== Segment start ==

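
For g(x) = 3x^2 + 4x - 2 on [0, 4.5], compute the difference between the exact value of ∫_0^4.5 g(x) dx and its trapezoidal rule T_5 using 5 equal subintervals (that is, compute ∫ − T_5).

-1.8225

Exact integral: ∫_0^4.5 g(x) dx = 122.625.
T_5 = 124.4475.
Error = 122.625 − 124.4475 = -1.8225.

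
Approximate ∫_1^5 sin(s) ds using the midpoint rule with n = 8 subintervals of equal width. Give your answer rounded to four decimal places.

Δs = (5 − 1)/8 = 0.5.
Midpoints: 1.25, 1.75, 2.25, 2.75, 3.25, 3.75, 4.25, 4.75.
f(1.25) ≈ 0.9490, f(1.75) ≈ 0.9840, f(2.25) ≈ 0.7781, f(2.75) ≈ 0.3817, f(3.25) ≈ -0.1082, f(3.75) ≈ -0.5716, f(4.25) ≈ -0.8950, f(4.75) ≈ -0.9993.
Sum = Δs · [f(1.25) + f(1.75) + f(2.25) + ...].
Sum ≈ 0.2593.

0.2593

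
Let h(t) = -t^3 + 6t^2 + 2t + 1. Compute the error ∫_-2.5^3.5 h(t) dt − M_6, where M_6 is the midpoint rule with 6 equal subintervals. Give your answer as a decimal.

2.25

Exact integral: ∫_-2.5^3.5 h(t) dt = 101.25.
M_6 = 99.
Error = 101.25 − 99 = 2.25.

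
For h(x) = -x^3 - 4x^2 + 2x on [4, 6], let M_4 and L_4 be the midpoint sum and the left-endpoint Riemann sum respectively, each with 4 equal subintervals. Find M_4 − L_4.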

== Segment end ==

▶ **Assignment**
Your answer should consist of every entry, repeated exactly.

▶ **Finished task**
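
For g(x) = 3x^2 + 4x - 2 on [0, 4.5], compute the difference between the exact value of ∫_0^4.5 g(x) dx and its trapezoidal rule T_5 using 5 equal subintervals (that is, compute ∫ − T_5).

-1.8225

Exact integral: ∫_0^4.5 g(x) dx = 122.625.
T_5 = 124.4475.
Error = 122.625 − 124.4475 = -1.8225.

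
Approximate ∫_1^5 sin(s) ds using the midpoint rule with n = 8 subintervals of equal width. Give your answer rounded to four decimal places.

Δs = (5 − 1)/8 = 0.5.
Midpoints: 1.25, 1.75, 2.25, 2.75, 3.25, 3.75, 4.25, 4.75.
f(1.25) ≈ 0.9490, f(1.75) ≈ 0.9840, f(2.25) ≈ 0.7781, f(2.75) ≈ 0.3817, f(3.25) ≈ -0.1082, f(3.75) ≈ -0.5716, f(4.25) ≈ -0.8950, f(4.75) ≈ -0.9993.
Sum = Δs · [f(1.25) + f(1.75) + f(2.25) + ...].
Sum ≈ 0.2593.

0.2593

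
Let h(t) = -t^3 + 6t^2 + 2t + 1. Compute the error ∫_-2.5^3.5 h(t) dt − M_6, where M_6 is the midpoint rule with 6 equal subintervals. Give your answer as a decimal.

2.25

Exact integral: ∫_-2.5^3.5 h(t) dt = 101.25.
M_6 = 99.
Error = 101.25 − 99 = 2.25.

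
For h(x) = -x^3 - 4x^2 + 2x on [4, 6], let M_4 and L_4 be the midpoint sum and the left-endpoint Riemann sum respectively, each with 4 equal subintervals. Find M_4 − L_4.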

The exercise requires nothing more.